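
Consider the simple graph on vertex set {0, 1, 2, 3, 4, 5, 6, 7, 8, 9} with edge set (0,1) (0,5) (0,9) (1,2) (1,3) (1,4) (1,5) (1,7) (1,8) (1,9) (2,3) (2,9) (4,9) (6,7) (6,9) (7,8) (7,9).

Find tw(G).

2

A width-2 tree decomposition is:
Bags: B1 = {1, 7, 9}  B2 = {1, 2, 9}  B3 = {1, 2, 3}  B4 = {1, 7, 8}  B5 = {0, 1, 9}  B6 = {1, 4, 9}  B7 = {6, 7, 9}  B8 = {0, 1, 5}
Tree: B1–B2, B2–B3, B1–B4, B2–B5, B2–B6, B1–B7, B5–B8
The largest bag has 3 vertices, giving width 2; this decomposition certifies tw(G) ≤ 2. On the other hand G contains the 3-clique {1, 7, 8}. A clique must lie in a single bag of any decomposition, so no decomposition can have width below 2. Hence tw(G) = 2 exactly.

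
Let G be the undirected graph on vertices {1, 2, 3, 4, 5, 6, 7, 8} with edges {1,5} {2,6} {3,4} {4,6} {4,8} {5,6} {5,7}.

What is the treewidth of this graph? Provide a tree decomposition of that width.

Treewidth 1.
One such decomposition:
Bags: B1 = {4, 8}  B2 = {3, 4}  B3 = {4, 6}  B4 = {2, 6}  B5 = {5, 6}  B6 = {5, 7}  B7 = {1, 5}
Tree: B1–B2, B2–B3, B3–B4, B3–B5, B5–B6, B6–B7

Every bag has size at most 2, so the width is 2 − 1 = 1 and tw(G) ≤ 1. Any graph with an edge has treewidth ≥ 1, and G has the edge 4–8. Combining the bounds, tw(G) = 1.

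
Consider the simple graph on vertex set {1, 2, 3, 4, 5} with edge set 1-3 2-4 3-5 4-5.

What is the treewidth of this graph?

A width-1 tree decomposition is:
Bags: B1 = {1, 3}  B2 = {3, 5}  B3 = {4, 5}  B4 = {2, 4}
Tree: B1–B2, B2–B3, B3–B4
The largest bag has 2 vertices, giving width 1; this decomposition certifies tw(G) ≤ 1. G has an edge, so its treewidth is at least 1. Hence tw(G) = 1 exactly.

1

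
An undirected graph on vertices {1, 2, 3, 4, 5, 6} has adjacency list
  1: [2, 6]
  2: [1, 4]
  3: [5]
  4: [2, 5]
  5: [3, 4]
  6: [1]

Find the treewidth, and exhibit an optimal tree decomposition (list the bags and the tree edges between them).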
________
The reply should be a precise retyping of all the data.

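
Consider the simple graph on vertex set {0, 1, 2, 3, 4, 5, 6, 7, 8, 9} with edge set (0,1) (0,5) (0,9) (1,2) (1,3) (1,4) (1,5) (1,7) (1,8) (1,9) (2,3) (2,9) (4,9) (6,7) (6,9) (7,8) (7,9).

Find tw(G).

2

A width-2 tree decomposition is:
Bags: B1 = {1, 7, 9}  B2 = {1, 2, 9}  B3 = {1, 2, 3}  B4 = {1, 7, 8}  B5 = {0, 1, 9}  B6 = {1, 4, 9}  B7 = {6, 7, 9}  B8 = {0, 1, 5}
Tree: B1–B2, B2–B3, B1–B4, B2–B5, B2–B6, B1–B7, B5–B8
The largest bag has 3 vertices, giving width 2; this decomposition certifies tw(G) ≤ 2. On the other hand G contains the 3-clique {1, 7, 8}. A clique must lie in a single bag of any decomposition, so no decomposition can have width below 2. Hence tw(G) = 2 exactly.

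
Let G be the undirected graph on vertices {1, 2, 3, 4, 5, 6, 7, 8} with edges {1,5} {2,6} {3,4} {4,6} {4,8} {5,6} {5,7}.

What is the treewidth of this graph? Provide a tree decomposition of that width.

Treewidth 1.
One such decomposition:
Bags: B1 = {4, 8}  B2 = {3, 4}  B3 = {4, 6}  B4 = {2, 6}  B5 = {5, 6}  B6 = {5, 7}  B7 = {1, 5}
Tree: B1–B2, B2–B3, B3–B4, B3–B5, B5–B6, B6–B7

Every bag has size at most 2, so the width is 2 − 1 = 1 and tw(G) ≤ 1. Any graph with an edge has treewidth ≥ 1, and G has the edge 4–8. Combining the bounds, tw(G) = 1.

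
Consider the simple graph on vertex set {1, 2, 3, 4, 5} with edge set 1-3 2-4 3-5 4-5.

What is the treewidth of this graph?

A width-1 tree decomposition is:
Bags: B1 = {1, 3}  B2 = {3, 5}  B3 = {4, 5}  B4 = {2, 4}
Tree: B1–B2, B2–B3, B3–B4
The largest bag has 2 vertices, giving width 1; this decomposition certifies tw(G) ≤ 1. G has an edge, so its treewidth is at least 1. Hence tw(G) = 1 exactly.

1

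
An undirected graph on vertices {1, 2, 3, 4, 5, 6} has adjacency list
  1: [2, 6]
  2: [1, 4]
  3: [5]
  4: [2, 5]
  5: [3, 4]
  6: [1]

Find the treewidth, and exhibit an optimal tree decomposition (list the bags and the tree edges between them).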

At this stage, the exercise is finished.